**Work task:** From the entries below, copy every line that holds the word "Ashton".

━━━━━━

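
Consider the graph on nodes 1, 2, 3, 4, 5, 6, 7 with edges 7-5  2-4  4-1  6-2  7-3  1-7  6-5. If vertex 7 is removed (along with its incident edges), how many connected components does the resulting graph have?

With 7 gone, the remaining components are: {3}; {1, 2, 4, 5, 6}.
That is 2 components.

2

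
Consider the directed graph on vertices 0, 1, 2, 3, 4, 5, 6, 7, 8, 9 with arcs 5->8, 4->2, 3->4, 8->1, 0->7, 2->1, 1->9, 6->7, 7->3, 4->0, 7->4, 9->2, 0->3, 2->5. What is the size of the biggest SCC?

{1, 2, 5, 8, 9} are all mutually reachable — one SCC of size 5.
{0, 3, 4, 7} are all mutually reachable — one SCC of size 4.
{6} is an SCC by itself.
The largest has 5 vertices.

5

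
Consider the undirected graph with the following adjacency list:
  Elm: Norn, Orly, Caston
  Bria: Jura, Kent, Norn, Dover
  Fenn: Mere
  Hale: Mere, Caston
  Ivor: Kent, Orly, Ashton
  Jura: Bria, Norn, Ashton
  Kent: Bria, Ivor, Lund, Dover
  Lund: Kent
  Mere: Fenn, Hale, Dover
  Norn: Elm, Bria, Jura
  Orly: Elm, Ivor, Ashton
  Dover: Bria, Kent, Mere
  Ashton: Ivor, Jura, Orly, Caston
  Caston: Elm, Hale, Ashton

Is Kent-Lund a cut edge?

Yes

Removing Kent-Lund leaves no path between Kent and Lund: the component count goes from 1 to 2. So it is a bridge.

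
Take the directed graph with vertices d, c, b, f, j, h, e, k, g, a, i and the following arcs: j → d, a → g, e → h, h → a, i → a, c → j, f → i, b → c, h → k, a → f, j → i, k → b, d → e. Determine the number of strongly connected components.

3

{b, c, d, e, h, j, k} are all mutually reachable — one SCC of size 7.
{a, f, i} are all mutually reachable — one SCC of size 3.
{g} is an SCC by itself.
That gives 3 strongly connected components.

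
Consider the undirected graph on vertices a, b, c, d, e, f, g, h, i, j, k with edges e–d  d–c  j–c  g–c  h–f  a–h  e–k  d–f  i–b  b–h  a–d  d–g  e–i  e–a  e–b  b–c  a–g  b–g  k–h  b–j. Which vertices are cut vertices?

Removing c, for instance, still leaves 1 component. No single vertex removal increases the component count — the graph has no articulation points.

none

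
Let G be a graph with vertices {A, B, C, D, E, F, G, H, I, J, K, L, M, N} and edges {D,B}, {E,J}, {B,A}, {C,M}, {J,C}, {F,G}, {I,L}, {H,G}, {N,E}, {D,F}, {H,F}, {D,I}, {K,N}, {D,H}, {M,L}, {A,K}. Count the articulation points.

1

Removing D increases the component count from 1 to 2, so D is a cut vertex.
By contrast removing J leaves 1 component; it is not a cut vertex. No other vertex is a cut vertex either.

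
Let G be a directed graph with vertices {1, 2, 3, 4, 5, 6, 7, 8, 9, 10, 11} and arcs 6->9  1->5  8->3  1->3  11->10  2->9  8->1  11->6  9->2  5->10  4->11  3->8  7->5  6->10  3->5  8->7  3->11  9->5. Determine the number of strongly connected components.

{1, 3, 8} are all mutually reachable — one SCC of size 3.
{2, 9} are all mutually reachable — one SCC of size 2.
{7} is an SCC by itself.
{4} is an SCC by itself.
{11} is an SCC by itself.
(and 3 more singleton SCCs)
That gives 8 strongly connected components.

8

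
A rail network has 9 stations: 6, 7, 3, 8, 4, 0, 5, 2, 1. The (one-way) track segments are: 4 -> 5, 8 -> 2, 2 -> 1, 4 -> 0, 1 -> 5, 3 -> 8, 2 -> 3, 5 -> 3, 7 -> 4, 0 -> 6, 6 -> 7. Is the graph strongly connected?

No

There is no directed path from 1 to 4, so the graph is not strongly connected.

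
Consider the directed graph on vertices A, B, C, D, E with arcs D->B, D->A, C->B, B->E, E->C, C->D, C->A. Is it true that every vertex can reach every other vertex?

No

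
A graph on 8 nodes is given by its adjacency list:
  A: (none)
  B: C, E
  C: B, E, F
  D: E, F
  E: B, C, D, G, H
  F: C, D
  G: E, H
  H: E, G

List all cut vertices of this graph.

E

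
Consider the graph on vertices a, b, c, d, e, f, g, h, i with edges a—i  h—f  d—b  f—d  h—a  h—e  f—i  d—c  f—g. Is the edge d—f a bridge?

Removing d—f leaves no path between d and f: the component count goes from 1 to 2. So it is a bridge.

Yes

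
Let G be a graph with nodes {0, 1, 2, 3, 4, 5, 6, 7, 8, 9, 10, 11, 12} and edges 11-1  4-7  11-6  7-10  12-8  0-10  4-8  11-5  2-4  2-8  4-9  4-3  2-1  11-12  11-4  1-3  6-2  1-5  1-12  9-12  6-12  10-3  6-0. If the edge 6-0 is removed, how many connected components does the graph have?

6 and 0 are still connected via 6-11-4-7-10-0, so the component count stays at 1.

1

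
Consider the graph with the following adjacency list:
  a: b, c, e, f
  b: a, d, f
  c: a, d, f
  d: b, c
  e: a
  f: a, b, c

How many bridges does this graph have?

The edges on the cycle b-a-c-d-b are not bridges since each lies on that cycle.
But removing e-a disconnects e from a — this is a bridge.

1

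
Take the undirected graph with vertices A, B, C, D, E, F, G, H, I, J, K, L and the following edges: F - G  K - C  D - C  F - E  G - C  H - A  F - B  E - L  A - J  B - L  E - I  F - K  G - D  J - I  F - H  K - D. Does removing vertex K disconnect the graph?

No

Deleting K leaves 1 component (was 1) (its neighbors C, D, F remain connected to each other), so K is not a cut vertex.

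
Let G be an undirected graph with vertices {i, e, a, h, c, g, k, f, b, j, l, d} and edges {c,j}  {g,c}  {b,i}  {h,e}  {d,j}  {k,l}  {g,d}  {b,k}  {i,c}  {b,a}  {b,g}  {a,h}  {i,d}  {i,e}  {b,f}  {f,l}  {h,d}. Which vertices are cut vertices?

b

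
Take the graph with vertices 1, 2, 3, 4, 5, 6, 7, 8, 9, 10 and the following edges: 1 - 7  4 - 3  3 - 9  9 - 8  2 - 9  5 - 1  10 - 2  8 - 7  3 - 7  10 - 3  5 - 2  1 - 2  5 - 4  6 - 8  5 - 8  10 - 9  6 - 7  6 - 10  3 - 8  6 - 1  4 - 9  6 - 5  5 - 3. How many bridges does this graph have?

The edges on the cycle 10-2-9-10 are not bridges since each lies on that cycle.
Every edge lies on some cycle, so there are no bridges.

0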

━━━━━━

**Reply:**
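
  Ivor: Kent, Orly, Ashton
  Jura: Bria, Norn, Ashton
  Orly: Elm, Ivor, Ashton
  Ashton: Ivor, Jura, Orly, Caston
  Caston: Elm, Hale, Ashton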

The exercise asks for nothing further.